* WORK INSTRUCTION
What is needed is an exact copy of the lines in the listing below, from the one with "output Y1 = U2" up to and including the one with "- Test 2: inputs P=1, Q=0, R=1", with no other lines.

Segment Start: RECORDS PROVIDED

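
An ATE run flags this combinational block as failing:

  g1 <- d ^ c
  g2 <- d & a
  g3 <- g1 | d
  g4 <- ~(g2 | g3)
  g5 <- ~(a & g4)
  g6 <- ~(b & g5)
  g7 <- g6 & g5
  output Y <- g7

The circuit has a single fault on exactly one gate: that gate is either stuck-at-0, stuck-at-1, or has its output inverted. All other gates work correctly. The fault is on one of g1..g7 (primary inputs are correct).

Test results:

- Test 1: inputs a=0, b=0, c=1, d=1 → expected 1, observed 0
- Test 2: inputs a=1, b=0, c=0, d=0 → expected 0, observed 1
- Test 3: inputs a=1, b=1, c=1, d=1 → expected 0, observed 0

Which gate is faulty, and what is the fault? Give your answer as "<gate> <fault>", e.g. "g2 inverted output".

g5 inverted output

Fault-free values for test 1 (a=0, b=0, c=1, d=1): g1=0, g2=0, g3=1, g4=0, g5=1, g6=1, g7=1, giving Y=1. Observed 0.
Test 1: faults giving observed 0 are {g5 stuck-at-0, g5 inverted output, g6 stuck-at-0, g6 inverted output, g7 stuck-at-0, g7 inverted output}.
Test 2 (a=1, b=0, c=0, d=0): fault-free g1=0, g2=0, g3=0, g4=1, g5=0, g6=1, g7=0 → 0; observed 1. Eliminates g5 stuck-at-0, g6 stuck-at-0, g6 inverted output, g7 stuck-at-0.
Test 3 (a=1, b=1, c=1, d=1): fault-free g1=0, g2=1, g3=1, g4=0, g5=1, g6=0, g7=0 → 0; observed 0. Eliminates g7 inverted output.
Only g5 inverted output is consistent with every test.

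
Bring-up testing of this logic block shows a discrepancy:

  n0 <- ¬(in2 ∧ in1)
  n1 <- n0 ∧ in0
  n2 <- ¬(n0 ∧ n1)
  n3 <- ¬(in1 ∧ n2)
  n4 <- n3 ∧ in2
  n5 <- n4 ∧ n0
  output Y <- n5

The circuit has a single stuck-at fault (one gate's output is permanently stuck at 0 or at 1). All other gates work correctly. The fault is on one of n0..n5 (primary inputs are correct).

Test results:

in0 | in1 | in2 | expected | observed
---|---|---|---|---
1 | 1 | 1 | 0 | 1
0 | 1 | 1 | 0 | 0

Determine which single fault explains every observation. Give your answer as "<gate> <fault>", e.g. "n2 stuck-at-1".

n0 stuck-at-1

Fault-free values for test 1 (in0=1, in1=1, in2=1): n0=0, n1=0, n2=1, n3=0, n4=0, n5=0, giving Y=0. Observed 1.
Test 1: faults giving observed 1 are {n0 stuck-at-1, n5 stuck-at-1}.
Test 2 (in0=0, in1=1, in2=1): fault-free n0=0, n1=0, n2=1, n3=0, n4=0, n5=0 → 0; observed 0. Eliminates n5 stuck-at-1.
Only n0 stuck-at-1 is consistent with every test.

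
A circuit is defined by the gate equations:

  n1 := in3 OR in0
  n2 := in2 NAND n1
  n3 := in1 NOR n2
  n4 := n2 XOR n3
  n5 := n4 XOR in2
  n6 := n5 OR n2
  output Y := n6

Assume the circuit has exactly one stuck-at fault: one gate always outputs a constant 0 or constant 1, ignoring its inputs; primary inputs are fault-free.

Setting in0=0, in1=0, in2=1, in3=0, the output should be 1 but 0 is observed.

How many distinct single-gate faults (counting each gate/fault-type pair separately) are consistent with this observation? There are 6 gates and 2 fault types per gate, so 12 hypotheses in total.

3

Fault-free: n1=0, n2=1, n3=0, n4=1, n5=0, n6=1 → 1. Observed 0.
  n1 stuck-at-0: output 1 ✗
  n1 stuck-at-1: output 0 ✓
  n2 stuck-at-0: output 0 ✓
  n2 stuck-at-1: output 1 ✗
  n3 stuck-at-0: output 1 ✗
  n3 stuck-at-1: output 1 ✗
  n4 stuck-at-0: output 1 ✗
  n4 stuck-at-1: output 1 ✗
  n5 stuck-at-0: output 1 ✗
  n5 stuck-at-1: output 1 ✗
  n6 stuck-at-0: output 0 ✓
  n6 stuck-at-1: output 1 ✗
Consistent faults: {n1 stuck-at-1, n2 stuck-at-0, n6 stuck-at-0} — 3 in all.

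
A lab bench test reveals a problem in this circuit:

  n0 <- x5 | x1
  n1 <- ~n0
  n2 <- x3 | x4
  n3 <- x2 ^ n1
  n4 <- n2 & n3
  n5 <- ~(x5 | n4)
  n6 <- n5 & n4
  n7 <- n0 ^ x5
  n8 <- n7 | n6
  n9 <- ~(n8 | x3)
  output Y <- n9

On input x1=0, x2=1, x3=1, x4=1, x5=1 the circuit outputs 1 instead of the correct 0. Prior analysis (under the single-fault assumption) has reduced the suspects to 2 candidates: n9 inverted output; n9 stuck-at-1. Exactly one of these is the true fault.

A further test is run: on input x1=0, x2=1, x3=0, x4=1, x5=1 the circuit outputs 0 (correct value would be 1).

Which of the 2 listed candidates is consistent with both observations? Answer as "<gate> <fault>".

Evaluate each candidate on input x1=0, x2=1, x3=0, x4=1, x5=1:
  n9 inverted output: n0=1, n1=0, n2=1, n3=1, n4=1, n5=0, n6=0, n7=0, n8=0, n9=0 [inverted output] → 0 — matches
  n9 stuck-at-1: n0=1, n1=0, n2=1, n3=1, n4=1, n5=0, n6=0, n7=0, n8=0, n9=1 [stuck-at-1] → 1 — eliminated
Only n9 inverted output reproduces the observed 0.

n9 inverted output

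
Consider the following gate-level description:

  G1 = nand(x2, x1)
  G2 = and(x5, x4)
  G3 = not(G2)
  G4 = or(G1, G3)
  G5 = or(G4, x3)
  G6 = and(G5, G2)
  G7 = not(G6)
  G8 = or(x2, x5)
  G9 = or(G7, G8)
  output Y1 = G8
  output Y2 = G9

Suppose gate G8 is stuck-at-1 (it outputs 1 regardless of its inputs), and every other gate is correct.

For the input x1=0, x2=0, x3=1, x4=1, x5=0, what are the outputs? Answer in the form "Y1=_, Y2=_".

Propagate with G8 forced: G1=1, G2=0, G3=1, G4=1, G5=1, G6=0, G7=1, G8=1 [stuck-at-1], G9=1.
So the outputs are Y1=1, Y2=1. (Without the fault they would be Y1=0, Y2=1.)

Y1=1, Y2=1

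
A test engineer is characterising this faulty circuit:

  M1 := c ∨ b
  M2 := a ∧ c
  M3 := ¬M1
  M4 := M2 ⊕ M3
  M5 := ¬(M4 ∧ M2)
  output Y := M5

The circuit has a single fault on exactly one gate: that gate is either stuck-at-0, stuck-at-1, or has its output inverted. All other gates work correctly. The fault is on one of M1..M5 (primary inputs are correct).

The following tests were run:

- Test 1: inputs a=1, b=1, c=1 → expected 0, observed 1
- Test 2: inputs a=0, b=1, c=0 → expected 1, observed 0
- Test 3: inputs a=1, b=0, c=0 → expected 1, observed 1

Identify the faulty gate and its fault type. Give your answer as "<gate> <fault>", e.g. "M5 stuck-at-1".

M2 inverted output

Fault-free values for test 1 (a=1, b=1, c=1): M1=1, M2=1, M3=0, M4=1, M5=0, giving Y=0. Observed 1.
Test 1: faults giving observed 1 are {M1 stuck-at-0, M1 inverted output, M2 stuck-at-0, M2 inverted output, M3 stuck-at-1, M3 inverted output, M4 stuck-at-0, M4 inverted output, M5 stuck-at-1, M5 inverted output}.
Test 2 (a=0, b=1, c=0): fault-free M1=1, M2=0, M3=0, M4=0, M5=1 → 1; observed 0. Eliminates M1 stuck-at-0, M1 inverted output, M2 stuck-at-0, M3 stuck-at-1, M3 inverted output, M4 stuck-at-0, M4 inverted output, M5 stuck-at-1.
Test 3 (a=1, b=0, c=0): fault-free M1=0, M2=0, M3=1, M4=1, M5=1 → 1; observed 1. Eliminates M5 inverted output.
Only M2 inverted output is consistent with every test.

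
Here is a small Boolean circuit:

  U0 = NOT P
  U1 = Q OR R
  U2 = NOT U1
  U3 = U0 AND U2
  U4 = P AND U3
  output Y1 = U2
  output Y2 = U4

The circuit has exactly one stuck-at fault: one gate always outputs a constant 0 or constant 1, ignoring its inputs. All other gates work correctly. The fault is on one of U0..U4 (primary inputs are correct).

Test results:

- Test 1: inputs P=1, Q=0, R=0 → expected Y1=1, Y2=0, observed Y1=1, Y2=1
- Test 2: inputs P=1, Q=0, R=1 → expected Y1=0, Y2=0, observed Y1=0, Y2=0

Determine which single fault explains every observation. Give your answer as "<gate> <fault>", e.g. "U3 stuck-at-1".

Fault-free values for test 1 (P=1, Q=0, R=0): U0=0, U1=0, U2=1, U3=0, U4=0, giving Y1=1, Y2=0. Observed Y1=1, Y2=1.
Test 1: faults giving observed Y1=1, Y2=1 are {U0 stuck-at-1, U3 stuck-at-1, U4 stuck-at-1}.
Test 2 (P=1, Q=0, R=1): fault-free U0=0, U1=1, U2=0, U3=0, U4=0 → Y1=0, Y2=0; observed Y1=0, Y2=0. Eliminates U3 stuck-at-1, U4 stuck-at-1.
Only U0 stuck-at-1 is consistent with every test.

U0 stuck-at-1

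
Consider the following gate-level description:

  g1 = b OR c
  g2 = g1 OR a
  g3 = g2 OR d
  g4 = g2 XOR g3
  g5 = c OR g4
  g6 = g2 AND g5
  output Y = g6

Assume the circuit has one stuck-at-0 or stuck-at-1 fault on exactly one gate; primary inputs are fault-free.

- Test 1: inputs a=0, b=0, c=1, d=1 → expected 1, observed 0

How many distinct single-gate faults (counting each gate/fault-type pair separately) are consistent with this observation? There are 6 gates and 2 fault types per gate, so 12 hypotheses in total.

4

Fault-free: g1=1, g2=1, g3=1, g4=0, g5=1, g6=1 → 1. Observed 0.
  g1 stuck-at-0: output 0 ✓
  g1 stuck-at-1: output 1 ✗
  g2 stuck-at-0: output 0 ✓
  g2 stuck-at-1: output 1 ✗
  g3 stuck-at-0: output 1 ✗
  g3 stuck-at-1: output 1 ✗
  g4 stuck-at-0: output 1 ✗
  g4 stuck-at-1: output 1 ✗
  g5 stuck-at-0: output 0 ✓
  g5 stuck-at-1: output 1 ✗
  g6 stuck-at-0: output 0 ✓
  g6 stuck-at-1: output 1 ✗
Consistent faults: {g1 stuck-at-0, g2 stuck-at-0, g5 stuck-at-0, g6 stuck-at-0} — 4 in all.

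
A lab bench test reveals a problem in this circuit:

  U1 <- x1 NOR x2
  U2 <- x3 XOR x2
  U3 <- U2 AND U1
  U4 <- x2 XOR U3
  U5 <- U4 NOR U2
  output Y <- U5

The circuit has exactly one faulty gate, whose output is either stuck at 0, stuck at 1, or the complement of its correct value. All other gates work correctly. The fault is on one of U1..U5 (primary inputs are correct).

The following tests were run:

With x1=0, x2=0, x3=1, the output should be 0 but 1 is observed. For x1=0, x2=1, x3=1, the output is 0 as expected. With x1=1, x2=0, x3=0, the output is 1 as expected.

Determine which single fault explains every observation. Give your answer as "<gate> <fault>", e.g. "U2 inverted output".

U2 stuck-at-0

Fault-free values for test 1 (x1=0, x2=0, x3=1): U1=1, U2=1, U3=1, U4=1, U5=0, giving Y=0. Observed 1.
Test 1: faults giving observed 1 are {U2 stuck-at-0, U2 inverted output, U5 stuck-at-1, U5 inverted output}.
Test 2 (x1=0, x2=1, x3=1): fault-free U1=0, U2=0, U3=0, U4=1, U5=0 → 0; observed 0. Eliminates U5 stuck-at-1, U5 inverted output.
Test 3 (x1=1, x2=0, x3=0): fault-free U1=0, U2=0, U3=0, U4=0, U5=1 → 1; observed 1. Eliminates U2 inverted output.
Only U2 stuck-at-0 is consistent with every test.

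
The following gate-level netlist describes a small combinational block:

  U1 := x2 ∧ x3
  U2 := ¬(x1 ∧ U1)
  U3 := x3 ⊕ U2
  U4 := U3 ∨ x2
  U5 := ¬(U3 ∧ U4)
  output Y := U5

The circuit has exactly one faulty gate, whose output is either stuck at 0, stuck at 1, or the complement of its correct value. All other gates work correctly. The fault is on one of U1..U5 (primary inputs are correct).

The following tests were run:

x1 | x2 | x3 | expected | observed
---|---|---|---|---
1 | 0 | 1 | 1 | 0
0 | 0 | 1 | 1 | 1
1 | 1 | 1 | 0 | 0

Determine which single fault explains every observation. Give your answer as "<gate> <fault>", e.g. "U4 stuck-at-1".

U1 stuck-at-1

Fault-free values for test 1 (x1=1, x2=0, x3=1): U1=0, U2=1, U3=0, U4=0, U5=1, giving Y=1. Observed 0.
Test 1: faults giving observed 0 are {U1 stuck-at-1, U1 inverted output, U2 stuck-at-0, U2 inverted output, U3 stuck-at-1, U3 inverted output, U5 stuck-at-0, U5 inverted output}.
Test 2 (x1=0, x2=0, x3=1): fault-free U1=0, U2=1, U3=0, U4=0, U5=1 → 1; observed 1. Eliminates U2 stuck-at-0, U2 inverted output, U3 stuck-at-1, U3 inverted output, U5 stuck-at-0, U5 inverted output.
Test 3 (x1=1, x2=1, x3=1): fault-free U1=1, U2=0, U3=1, U4=1, U5=0 → 0; observed 0. Eliminates U1 inverted output.
Only U1 stuck-at-1 is consistent with every test.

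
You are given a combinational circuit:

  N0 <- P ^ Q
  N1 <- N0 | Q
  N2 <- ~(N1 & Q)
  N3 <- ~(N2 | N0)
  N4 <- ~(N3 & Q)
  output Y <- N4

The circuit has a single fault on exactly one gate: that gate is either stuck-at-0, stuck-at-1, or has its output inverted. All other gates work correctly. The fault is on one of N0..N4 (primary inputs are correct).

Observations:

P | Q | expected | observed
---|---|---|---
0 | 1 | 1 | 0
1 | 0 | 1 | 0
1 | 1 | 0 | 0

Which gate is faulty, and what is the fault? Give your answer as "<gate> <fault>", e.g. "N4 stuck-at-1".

N4 stuck-at-0

Fault-free values for test 1 (P=0, Q=1): N0=1, N1=1, N2=0, N3=0, N4=1, giving Y=1. Observed 0.
Test 1: faults giving observed 0 are {N0 stuck-at-0, N0 inverted output, N3 stuck-at-1, N3 inverted output, N4 stuck-at-0, N4 inverted output}.
Test 2 (P=1, Q=0): fault-free N0=1, N1=1, N2=1, N3=0, N4=1 → 1; observed 0. Eliminates N0 stuck-at-0, N0 inverted output, N3 stuck-at-1, N3 inverted output.
Test 3 (P=1, Q=1): fault-free N0=0, N1=1, N2=0, N3=1, N4=0 → 0; observed 0. Eliminates N4 inverted output.
Only N4 stuck-at-0 is consistent with every test.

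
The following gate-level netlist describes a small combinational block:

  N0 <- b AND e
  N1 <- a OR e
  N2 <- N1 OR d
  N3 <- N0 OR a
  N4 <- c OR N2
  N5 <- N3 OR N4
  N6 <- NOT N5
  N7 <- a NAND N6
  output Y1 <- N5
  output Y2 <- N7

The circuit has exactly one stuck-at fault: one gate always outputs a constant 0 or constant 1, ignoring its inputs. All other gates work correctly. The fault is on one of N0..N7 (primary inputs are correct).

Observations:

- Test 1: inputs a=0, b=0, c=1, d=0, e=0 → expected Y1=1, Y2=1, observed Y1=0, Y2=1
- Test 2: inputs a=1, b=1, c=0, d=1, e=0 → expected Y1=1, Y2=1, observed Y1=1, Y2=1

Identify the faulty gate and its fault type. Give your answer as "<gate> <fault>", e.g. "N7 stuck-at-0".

N4 stuck-at-0

Fault-free values for test 1 (a=0, b=0, c=1, d=0, e=0): N0=0, N1=0, N2=0, N3=0, N4=1, N5=1, N6=0, N7=1, giving Y1=1, Y2=1. Observed Y1=0, Y2=1.
Test 1: faults giving observed Y1=0, Y2=1 are {N4 stuck-at-0, N5 stuck-at-0}.
Test 2 (a=1, b=1, c=0, d=1, e=0): fault-free N0=0, N1=1, N2=1, N3=1, N4=1, N5=1, N6=0, N7=1 → Y1=1, Y2=1; observed Y1=1, Y2=1. Eliminates N5 stuck-at-0.
Only N4 stuck-at-0 is consistent with every test.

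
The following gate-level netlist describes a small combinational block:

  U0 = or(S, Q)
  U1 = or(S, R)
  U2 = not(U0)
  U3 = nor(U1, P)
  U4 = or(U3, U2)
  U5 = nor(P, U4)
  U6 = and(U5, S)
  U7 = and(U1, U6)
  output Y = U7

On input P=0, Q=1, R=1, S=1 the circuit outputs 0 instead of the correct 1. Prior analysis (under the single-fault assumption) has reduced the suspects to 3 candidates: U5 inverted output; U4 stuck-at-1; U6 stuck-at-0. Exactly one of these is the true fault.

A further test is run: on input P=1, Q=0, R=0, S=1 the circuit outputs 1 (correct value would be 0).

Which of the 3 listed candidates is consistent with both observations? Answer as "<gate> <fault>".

Evaluate each candidate on input P=1, Q=0, R=0, S=1:
  U5 inverted output: U0=1, U1=1, U2=0, U3=0, U4=0, U5=1 [inverted output], U6=1, U7=1 → 1 — matches
  U4 stuck-at-1: U0=1, U1=1, U2=0, U3=0, U4=1 [stuck-at-1], U5=0, U6=0, U7=0 → 0 — eliminated
  U6 stuck-at-0: U0=1, U1=1, U2=0, U3=0, U4=0, U5=0, U6=0 [stuck-at-0], U7=0 → 0 — eliminated
Only U5 inverted output reproduces the observed 1.

U5 inverted output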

Segment End: RECORDS PROVIDED

* ANSWER FOR THE TASK
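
  output Y1 = U2
  output Y2 = U4

The circuit has exactly one stuck-at fault: one gate always outputs a constant 0 or constant 1, ignoring its inputs. All other gates work correctly. The fault is on one of U0..U4 (primary inputs are correct).

Test results:

- Test 1: inputs P=1, Q=0, R=0 → expected Y1=1, Y2=0, observed Y1=1, Y2=1
- Test 2: inputs P=1, Q=0, R=1 → expected Y1=0, Y2=0, observed Y1=0, Y2=0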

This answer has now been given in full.